Set down every entry once more, exactly as it appears.

[TASK INPUTS — start]

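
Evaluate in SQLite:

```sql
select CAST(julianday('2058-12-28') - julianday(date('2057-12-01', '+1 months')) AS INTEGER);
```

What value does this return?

Adding +1 month to 2057-12-01 gives 2058-01-01.
30 days remain in January 2058 after the 1st (31 − 1).
Full months from February 2058 through November 2058 contribute their day counts.
Then 28 days into December 2058.
Total: 30 + 28 + 31 + 30 + 31 + 30 + 31 + 31 + 30 + 31 + 30 + 28 = 361.

361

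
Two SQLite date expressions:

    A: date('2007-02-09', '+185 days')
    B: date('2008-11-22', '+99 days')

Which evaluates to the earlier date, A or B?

A

A = 2007-08-13.
B = 2009-03-01.
A is earlier.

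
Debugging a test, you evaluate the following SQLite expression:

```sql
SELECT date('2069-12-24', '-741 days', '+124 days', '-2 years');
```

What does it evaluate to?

2066-04-16

Applying '-741 days' to 2069-12-24: counting 741 days back gives 2067-12-14.
Applying '+124 days' to 2067-12-14: counting 124 days forward gives 2068-04-16.
Adding -2 years to 2068-04-16 gives 2066-04-16.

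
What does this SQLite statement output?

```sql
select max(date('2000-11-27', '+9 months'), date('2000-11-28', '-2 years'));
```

date('2000-11-27', '+9 months') → 2001-08-27.
date('2000-11-28', '-2 years') → 1998-11-28.
Later of the two is 2001-08-27.

2001-08-27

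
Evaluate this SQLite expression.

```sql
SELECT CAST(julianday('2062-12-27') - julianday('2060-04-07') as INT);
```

23 days remain in April 2060 after the 7th (30 − 7).
Full months from May 2060 through November 2062 contribute their day counts.
Then 27 days into December 2062.
Total: 23 + 31 + 30 + 31 + 31 + 30 + 31 + 30 + 31 + 31 + 28 + 31 + 30 + 31 + 30 + 31 + 31 + 30 + 31 + 30 + 31 + 31 + 28 + 31 + 30 + 31 + 30 + 31 + 31 + 30 + 31 + 30 + 27 = 994.

994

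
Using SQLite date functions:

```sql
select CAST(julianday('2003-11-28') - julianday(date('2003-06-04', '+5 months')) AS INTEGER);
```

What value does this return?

24

Adding +5 months to 2003-06-04 gives 2003-11-04.
Both dates are in November 2003: 28 − 4 = 24.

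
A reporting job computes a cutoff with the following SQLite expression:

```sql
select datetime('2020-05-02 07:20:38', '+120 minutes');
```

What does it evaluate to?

2020-05-02 09:20:38

120 minutes = 2h 0m; +120 minutes from 2020-05-02 07:20:38 is 2020-05-02 09:20:38.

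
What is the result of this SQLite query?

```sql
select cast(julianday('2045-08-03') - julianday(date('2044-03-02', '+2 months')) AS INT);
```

458

Adding +2 months to 2044-03-02 gives 2044-05-02.
29 days remain in May 2044 after the 2nd (31 − 2).
Full months from June 2044 through July 2045 contribute their day counts.
Then 3 days into August 2045.
Total: 29 + 30 + 31 + 31 + 30 + 31 + 30 + 31 + 31 + 28 + 31 + 30 + 31 + 30 + 31 + 3 = 458.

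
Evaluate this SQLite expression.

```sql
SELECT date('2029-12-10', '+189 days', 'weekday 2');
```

Applying '+189 days' to 2029-12-10: counting 189 days forward gives 2030-06-17.
`weekday 2` advances to the next Tuesday; 2030-06-17 is a Monday, so it moves forward to 2030-06-18.

2030-06-18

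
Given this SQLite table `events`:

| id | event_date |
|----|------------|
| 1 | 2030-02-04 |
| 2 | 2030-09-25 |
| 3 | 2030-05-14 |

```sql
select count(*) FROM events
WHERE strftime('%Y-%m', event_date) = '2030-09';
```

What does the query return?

1

Rows with year-month 2030-09: 2030-09-25 → 1.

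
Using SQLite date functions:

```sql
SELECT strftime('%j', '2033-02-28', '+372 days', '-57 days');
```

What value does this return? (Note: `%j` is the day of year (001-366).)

First apply '+372 days', '-57 days': 2033-02-28 → 2034-01-09.
Day-of-year for 2034-01-09: days since 2034-01-01 inclusive = 9, zero-padded to 009.

009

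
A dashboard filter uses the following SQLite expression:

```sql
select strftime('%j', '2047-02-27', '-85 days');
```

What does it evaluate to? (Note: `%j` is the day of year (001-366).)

338

First apply '-85 days': 2047-02-27 → 2046-12-04.
Day-of-year for 2046-12-04: days since 2046-01-01 inclusive = 338, zero-padded to 338.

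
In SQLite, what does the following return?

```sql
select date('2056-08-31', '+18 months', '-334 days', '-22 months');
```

Adding +18 months to 2056-08-31 targets 2058-02-31. February 2058 has only 28 days, so SQLite normalizes the 3-day overflow forward to 2058-03-03.
Applying '-334 days' to 2058-03-03: counting 334 days back gives 2057-04-03.
Adding -22 months to 2057-04-03 gives 2055-06-03.

2055-06-03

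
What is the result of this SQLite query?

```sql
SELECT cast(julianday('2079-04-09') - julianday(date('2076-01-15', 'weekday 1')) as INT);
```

1175

`weekday 1` advances to the next Monday; 2076-01-15 is a Wednesday, so it moves forward to 2076-01-20.
11 days remain in January 2076 after the 20th (31 − 20).
Full months from February 2076 through March 2079 contribute their day counts.
Then 9 days into April 2079.
Total: 11 + 29 + 31 + 30 + 31 + 30 + 31 + 31 + 30 + 31 + 30 + 31 + 31 + 28 + 31 + 30 + 31 + 30 + 31 + 31 + 30 + 31 + 30 + 31 + 31 + 28 + 31 + 30 + 31 + 30 + 31 + 31 + 30 + 31 + 30 + 31 + 31 + 28 + 31 + 9 = 1175.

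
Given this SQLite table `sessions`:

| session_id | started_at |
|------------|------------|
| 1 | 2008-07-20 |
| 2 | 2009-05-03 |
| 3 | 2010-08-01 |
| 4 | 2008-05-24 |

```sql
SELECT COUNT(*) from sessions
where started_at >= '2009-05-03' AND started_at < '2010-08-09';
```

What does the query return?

Rows in [2009-05-03, 2010-08-09): 2009-05-03, 2010-08-01 → 2 rows.

2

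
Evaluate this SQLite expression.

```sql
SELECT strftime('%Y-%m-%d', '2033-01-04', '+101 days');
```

First apply '+101 days': 2033-01-04 → 2033-04-15.
`%Y-%m-%d` extracts the ISO date: 2033-04-15.

2033-04-15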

[TASK INPUTS — finish]

▶ RESPONSE
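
Evaluate in SQLite:

```sql
select CAST(julianday('2058-12-28') - julianday(date('2057-12-01', '+1 months')) AS INTEGER);
```

What value does this return?

Adding +1 month to 2057-12-01 gives 2058-01-01.
30 days remain in January 2058 after the 1st (31 − 1).
Full months from February 2058 through November 2058 contribute their day counts.
Then 28 days into December 2058.
Total: 30 + 28 + 31 + 30 + 31 + 30 + 31 + 31 + 30 + 31 + 30 + 28 = 361.

361

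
Two SQLite date expressions:

    A: date('2007-02-09', '+185 days')
    B: date('2008-11-22', '+99 days')

Which evaluates to the earlier date, A or B?

A

A = 2007-08-13.
B = 2009-03-01.
A is earlier.

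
Debugging a test, you evaluate the following SQLite expression:

```sql
SELECT date('2069-12-24', '-741 days', '+124 days', '-2 years');
```

What does it evaluate to?

2066-04-16

Applying '-741 days' to 2069-12-24: counting 741 days back gives 2067-12-14.
Applying '+124 days' to 2067-12-14: counting 124 days forward gives 2068-04-16.
Adding -2 years to 2068-04-16 gives 2066-04-16.

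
What does this SQLite statement output?

```sql
select max(date('2000-11-27', '+9 months'), date('2000-11-28', '-2 years'));
```

date('2000-11-27', '+9 months') → 2001-08-27.
date('2000-11-28', '-2 years') → 1998-11-28.
Later of the two is 2001-08-27.

2001-08-27

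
Evaluate this SQLite expression.

```sql
SELECT CAST(julianday('2062-12-27') - julianday('2060-04-07') as INT);
```

23 days remain in April 2060 after the 7th (30 − 7).
Full months from May 2060 through November 2062 contribute their day counts.
Then 27 days into December 2062.
Total: 23 + 31 + 30 + 31 + 31 + 30 + 31 + 30 + 31 + 31 + 28 + 31 + 30 + 31 + 30 + 31 + 31 + 30 + 31 + 30 + 31 + 31 + 28 + 31 + 30 + 31 + 30 + 31 + 31 + 30 + 31 + 30 + 27 = 994.

994

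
Using SQLite date functions:

```sql
select CAST(julianday('2003-11-28') - julianday(date('2003-06-04', '+5 months')) AS INTEGER);
```

What value does this return?

24

Adding +5 months to 2003-06-04 gives 2003-11-04.
Both dates are in November 2003: 28 − 4 = 24.

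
A reporting job computes a cutoff with the following SQLite expression:

```sql
select datetime('2020-05-02 07:20:38', '+120 minutes');
```

What does it evaluate to?

2020-05-02 09:20:38

120 minutes = 2h 0m; +120 minutes from 2020-05-02 07:20:38 is 2020-05-02 09:20:38.

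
What is the result of this SQLite query?

```sql
select cast(julianday('2045-08-03') - julianday(date('2044-03-02', '+2 months')) AS INT);
```

458

Adding +2 months to 2044-03-02 gives 2044-05-02.
29 days remain in May 2044 after the 2nd (31 − 2).
Full months from June 2044 through July 2045 contribute their day counts.
Then 3 days into August 2045.
Total: 29 + 30 + 31 + 31 + 30 + 31 + 30 + 31 + 31 + 28 + 31 + 30 + 31 + 30 + 31 + 3 = 458.

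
Evaluate this SQLite expression.

```sql
SELECT date('2029-12-10', '+189 days', 'weekday 2');
```

Applying '+189 days' to 2029-12-10: counting 189 days forward gives 2030-06-17.
`weekday 2` advances to the next Tuesday; 2030-06-17 is a Monday, so it moves forward to 2030-06-18.

2030-06-18

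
Given this SQLite table `events`:

| id | event_date |
|----|------------|
| 1 | 2030-02-04 |
| 2 | 2030-09-25 |
| 3 | 2030-05-14 |

```sql
select count(*) FROM events
WHERE strftime('%Y-%m', event_date) = '2030-09';
```

What does the query return?

1

Rows with year-month 2030-09: 2030-09-25 → 1.

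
Using SQLite date functions:

```sql
SELECT strftime('%j', '2033-02-28', '+372 days', '-57 days');
```

What value does this return? (Note: `%j` is the day of year (001-366).)

First apply '+372 days', '-57 days': 2033-02-28 → 2034-01-09.
Day-of-year for 2034-01-09: days since 2034-01-01 inclusive = 9, zero-padded to 009.

009

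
A dashboard filter uses the following SQLite expression:

```sql
select strftime('%j', '2047-02-27', '-85 days');
```

What does it evaluate to? (Note: `%j` is the day of year (001-366).)

338

First apply '-85 days': 2047-02-27 → 2046-12-04.
Day-of-year for 2046-12-04: days since 2046-01-01 inclusive = 338, zero-padded to 338.

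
In SQLite, what does the following return?

```sql
select date('2056-08-31', '+18 months', '-334 days', '-22 months');
```

Adding +18 months to 2056-08-31 targets 2058-02-31. February 2058 has only 28 days, so SQLite normalizes the 3-day overflow forward to 2058-03-03.
Applying '-334 days' to 2058-03-03: counting 334 days back gives 2057-04-03.
Adding -22 months to 2057-04-03 gives 2055-06-03.

2055-06-03

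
What is the result of this SQLite query?

```sql
SELECT cast(julianday('2079-04-09') - julianday(date('2076-01-15', 'weekday 1')) as INT);
```

1175

`weekday 1` advances to the next Monday; 2076-01-15 is a Wednesday, so it moves forward to 2076-01-20.
11 days remain in January 2076 after the 20th (31 − 20).
Full months from February 2076 through March 2079 contribute their day counts.
Then 9 days into April 2079.
Total: 11 + 29 + 31 + 30 + 31 + 30 + 31 + 31 + 30 + 31 + 30 + 31 + 31 + 28 + 31 + 30 + 31 + 30 + 31 + 31 + 30 + 31 + 30 + 31 + 31 + 28 + 31 + 30 + 31 + 30 + 31 + 31 + 30 + 31 + 30 + 31 + 31 + 28 + 31 + 9 = 1175.

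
Given this SQLite table `sessions`:

| session_id | started_at |
|------------|------------|
| 1 | 2008-07-20 |
| 2 | 2009-05-03 |
| 3 | 2010-08-01 |
| 4 | 2008-05-24 |

```sql
SELECT COUNT(*) from sessions
where started_at >= '2009-05-03' AND started_at < '2010-08-09';
```

What does the query return?

Rows in [2009-05-03, 2010-08-09): 2009-05-03, 2010-08-01 → 2 rows.

2

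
Evaluate this SQLite expression.

```sql
SELECT strftime('%Y-%m-%d', '2033-01-04', '+101 days');
```

First apply '+101 days': 2033-01-04 → 2033-04-15.
`%Y-%m-%d` extracts the ISO date: 2033-04-15.

2033-04-15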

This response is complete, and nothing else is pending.